◆ DATA TO EXAMINE
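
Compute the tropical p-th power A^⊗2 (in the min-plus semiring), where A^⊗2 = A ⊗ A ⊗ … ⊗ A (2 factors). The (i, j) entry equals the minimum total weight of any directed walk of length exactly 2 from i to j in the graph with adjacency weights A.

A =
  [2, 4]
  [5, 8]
A^⊗2 =
  [4, 6]
  [7, 9]

Each entry (A^⊗2)_ij equals the minimum over all length-2 walks i = v_0 → v_1 → … → v_2 = j of Σ_t A[v_t][v_{t+1}]. For example, for (i, j) = (0, 1) we minimise over 2 possible intermediate vertex sequences; the minimum is 6, attained along the walk 0 → 0 → 1.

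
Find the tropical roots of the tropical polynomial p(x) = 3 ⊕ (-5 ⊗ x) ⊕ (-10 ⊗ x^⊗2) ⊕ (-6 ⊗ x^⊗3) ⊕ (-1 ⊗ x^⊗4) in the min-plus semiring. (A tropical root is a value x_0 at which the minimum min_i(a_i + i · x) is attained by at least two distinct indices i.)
Roots: {-5, -4, 5, 8}

Each tropical root is a break point of the lower envelope of the lines y = a_i + i · x (there are 5 lines, with slopes 0, 1, ..., 4). Only the lines that attain the minimum somewhere contribute to roots; other lines are dominated. Here the surviving (envelope) indices are i = 4, i = 3, i = 2, i = 1, i = 0.
Intersections between consecutive envelope lines give the roots: for adjacent envelope indices i < j the intersection is x = (a_i − a_j) / (j − i). Reading off the sorted break points: {-5, -4, 5, 8}.
Verification: at each break x_0, at least two indices attain the minimum of min_i(a_i + i · x_0).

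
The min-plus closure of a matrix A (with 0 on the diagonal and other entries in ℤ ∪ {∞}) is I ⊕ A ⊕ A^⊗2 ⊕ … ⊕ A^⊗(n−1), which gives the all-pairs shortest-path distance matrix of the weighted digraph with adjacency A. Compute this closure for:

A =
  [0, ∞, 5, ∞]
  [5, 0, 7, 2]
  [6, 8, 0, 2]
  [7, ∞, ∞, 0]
Closure =
  [0, 13, 5, 7]
  [5, 0, 7, 2]
  [6, 8, 0, 2]
  [7, 20, 12, 0]

This is the Floyd-Warshall all-pairs shortest-path computation. For each intermediate vertex k = 0, 1, …, 3, update dist[i][j] ← min(dist[i][j], dist[i][k] + dist[k][j]). The final matrix gives, for each (i, j), the minimum total weight of any directed path from i to j (possibly empty when i = j).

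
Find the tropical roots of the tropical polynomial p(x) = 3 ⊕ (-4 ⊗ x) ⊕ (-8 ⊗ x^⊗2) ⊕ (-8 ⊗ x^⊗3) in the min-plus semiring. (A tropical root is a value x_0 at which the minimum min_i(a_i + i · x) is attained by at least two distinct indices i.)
Roots: {0, 4, 7}

Each tropical root is a break point of the lower envelope of the lines y = a_i + i · x (there are 4 lines, with slopes 0, 1, ..., 3). Only the lines that attain the minimum somewhere contribute to roots; other lines are dominated. Here the surviving (envelope) indices are i = 3, i = 2, i = 1, i = 0.
Intersections between consecutive envelope lines give the roots: for adjacent envelope indices i < j the intersection is x = (a_i − a_j) / (j − i). Reading off the sorted break points: {0, 4, 7}.
Verification: at each break x_0, at least two indices attain the minimum of min_i(a_i + i · x_0).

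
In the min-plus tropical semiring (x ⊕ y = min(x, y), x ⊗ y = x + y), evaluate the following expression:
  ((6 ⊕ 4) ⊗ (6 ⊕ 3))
((6 ⊕ 4) ⊗ (6 ⊕ 3)) = 7

Expand innermost to outermost. Recall ⊕ takes the minimum of its arguments and ⊗ takes their sum. Working out the expression ((6 ⊕ 4) ⊗ (6 ⊕ 3)) gives 7.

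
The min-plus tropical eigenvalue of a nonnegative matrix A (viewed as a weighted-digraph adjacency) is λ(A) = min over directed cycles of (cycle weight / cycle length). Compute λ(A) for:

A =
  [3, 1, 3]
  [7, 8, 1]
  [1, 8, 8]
λ(A) = 1

Enumerate directed cycles and compute their means (weight / length). Sample:
  cycle 0 → 0: weight = 3, length = 1, mean = 3/1 ≈ 3.000
  cycle 1 → 1: weight = 8, length = 1, mean = 8/1 ≈ 8.000
  cycle 2 → 2: weight = 8, length = 1, mean = 8/1 ≈ 8.000
  cycle 0 → 1 → 0: weight = 8, length = 2, mean = 8/2 ≈ 4.000
  cycle 0 → 2 → 0: weight = 4, length = 2, mean = 4/2 ≈ 2.000
  cycle 1 → 0 → 1: weight = 8, length = 2, mean = 8/2 ≈ 4.000
Minimum mean = 1.000, attained e.g. along the cycle 0 → 1 → 2 → 0 with weight 3 and length 3. So λ(A) = 3/3 = 1.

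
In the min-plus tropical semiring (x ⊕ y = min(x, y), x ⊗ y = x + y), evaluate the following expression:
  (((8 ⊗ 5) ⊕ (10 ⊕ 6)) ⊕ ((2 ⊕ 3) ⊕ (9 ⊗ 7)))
(((8 ⊗ 5) ⊕ (10 ⊕ 6)) ⊕ ((2 ⊕ 3) ⊕ (9 ⊗ 7))) = 2

Expand innermost to outermost. Recall ⊕ takes the minimum of its arguments and ⊗ takes their sum. Working out the expression (((8 ⊗ 5) ⊕ (10 ⊕ 6)) ⊕ ((2 ⊕ 3) ⊕ (9 ⊗ 7))) gives 2.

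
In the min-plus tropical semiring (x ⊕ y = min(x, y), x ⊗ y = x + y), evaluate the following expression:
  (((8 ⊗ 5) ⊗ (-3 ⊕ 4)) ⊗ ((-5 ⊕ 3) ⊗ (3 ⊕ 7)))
(((8 ⊗ 5) ⊗ (-3 ⊕ 4)) ⊗ ((-5 ⊕ 3) ⊗ (3 ⊕ 7))) = 8

Expand innermost to outermost. Recall ⊕ takes the minimum of its arguments and ⊗ takes their sum. Working out the expression (((8 ⊗ 5) ⊗ (-3 ⊕ 4)) ⊗ ((-5 ⊕ 3) ⊗ (3 ⊕ 7))) gives 8.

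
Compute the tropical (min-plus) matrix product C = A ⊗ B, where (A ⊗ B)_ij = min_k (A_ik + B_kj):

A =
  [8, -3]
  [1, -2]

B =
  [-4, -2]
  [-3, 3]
A ⊗ B =
  [-6, 0]
  [-5, -1]

Apply the min-plus product entry-by-entry:
  C[0][0] = min over k of (A[0][0] + B[0][0] = 8 + -4 = 4, A[0][1] + B[1][0] = -3 + -3 = -6) = -6 (attained at k = 1)
  C[0][1] = min over k of (A[0][0] + B[0][1] = 8 + -2 = 6, A[0][1] + B[1][1] = -3 + 3 = 0) = 0 (attained at k = 1)
  C[1][0] = min over k of (A[1][0] + B[0][0] = 1 + -4 = -3, A[1][1] + B[1][0] = -2 + -3 = -5) = -5 (attained at k = 1)
  C[1][1] = min over k of (A[1][0] + B[0][1] = 1 + -2 = -1, A[1][1] + B[1][1] = -2 + 3 = 1) = -1 (attained at k = 0)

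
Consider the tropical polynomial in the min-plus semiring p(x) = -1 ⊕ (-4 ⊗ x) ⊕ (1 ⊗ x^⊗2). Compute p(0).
p(0) = -4

A tropical monomial a ⊗ x^⊗i evaluates to a + i · x. Evaluating each term at x = 0:
  Term 0 contributes -1 + 0 · 0 = -1
  Term 1 contributes -4 + 1 · 0 = -4
  Term 2 contributes 1 + 2 · 0 = 1
p(0) = ⊕ of these = min[-1, -4, 1] = -4.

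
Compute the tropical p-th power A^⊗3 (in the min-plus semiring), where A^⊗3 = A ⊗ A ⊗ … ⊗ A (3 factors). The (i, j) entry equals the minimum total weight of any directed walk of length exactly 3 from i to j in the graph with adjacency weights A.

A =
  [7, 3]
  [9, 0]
A^⊗3 =
  [12, 3]
  [9, 0]

Each entry (A^⊗3)_ij equals the minimum over all length-3 walks i = v_0 → v_1 → … → v_3 = j of Σ_t A[v_t][v_{t+1}]. For example, for (i, j) = (0, 1) we minimise over 4 possible intermediate vertex sequences; the minimum is 3, attained along the walk 0 → 1 → 1 → 1.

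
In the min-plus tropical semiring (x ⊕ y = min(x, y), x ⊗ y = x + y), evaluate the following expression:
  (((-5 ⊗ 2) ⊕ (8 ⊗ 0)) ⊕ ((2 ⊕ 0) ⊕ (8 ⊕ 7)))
(((-5 ⊗ 2) ⊕ (8 ⊗ 0)) ⊕ ((2 ⊕ 0) ⊕ (8 ⊕ 7))) = -3

Expand innermost to outermost. Recall ⊕ takes the minimum of its arguments and ⊗ takes their sum. Working out the expression (((-5 ⊗ 2) ⊕ (8 ⊗ 0)) ⊕ ((2 ⊕ 0) ⊕ (8 ⊕ 7))) gives -3.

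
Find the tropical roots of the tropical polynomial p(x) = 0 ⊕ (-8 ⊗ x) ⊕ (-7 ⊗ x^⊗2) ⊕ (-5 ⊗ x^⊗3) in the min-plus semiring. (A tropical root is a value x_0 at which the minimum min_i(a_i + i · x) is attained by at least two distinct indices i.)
Roots: {-2, -1, 8}

Each tropical root is a break point of the lower envelope of the lines y = a_i + i · x (there are 4 lines, with slopes 0, 1, ..., 3). Only the lines that attain the minimum somewhere contribute to roots; other lines are dominated. Here the surviving (envelope) indices are i = 3, i = 2, i = 1, i = 0.
Intersections between consecutive envelope lines give the roots: for adjacent envelope indices i < j the intersection is x = (a_i − a_j) / (j − i). Reading off the sorted break points: {-2, -1, 8}.
Verification: at each break x_0, at least two indices attain the minimum of min_i(a_i + i · x_0).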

◆ EXERCISE REQUIREMENTS
Lines above that contain the string "adjacency" make up the answer.

◆ FINISHED EXERCISE
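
Compute the tropical p-th power A^⊗2 (in the min-plus semiring), where A^⊗2 = A ⊗ A ⊗ … ⊗ A (2 factors). The (i, j) entry equals the minimum total weight of any directed walk of length exactly 2 from i to j in the graph with adjacency weights A.
The min-plus closure of a matrix A (with 0 on the diagonal and other entries in ℤ ∪ {∞}) is I ⊕ A ⊕ A^⊗2 ⊕ … ⊕ A^⊗(n−1), which gives the all-pairs shortest-path distance matrix of the weighted digraph with adjacency A. Compute this closure for:
The min-plus tropical eigenvalue of a nonnegative matrix A (viewed as a weighted-digraph adjacency) is λ(A) = min over directed cycles of (cycle weight / cycle length). Compute λ(A) for:
Compute the tropical p-th power A^⊗3 (in the min-plus semiring), where A^⊗3 = A ⊗ A ⊗ … ⊗ A (3 factors). The (i, j) entry equals the minimum total weight of any directed walk of length exactly 3 from i to j in the graph with adjacency weights A.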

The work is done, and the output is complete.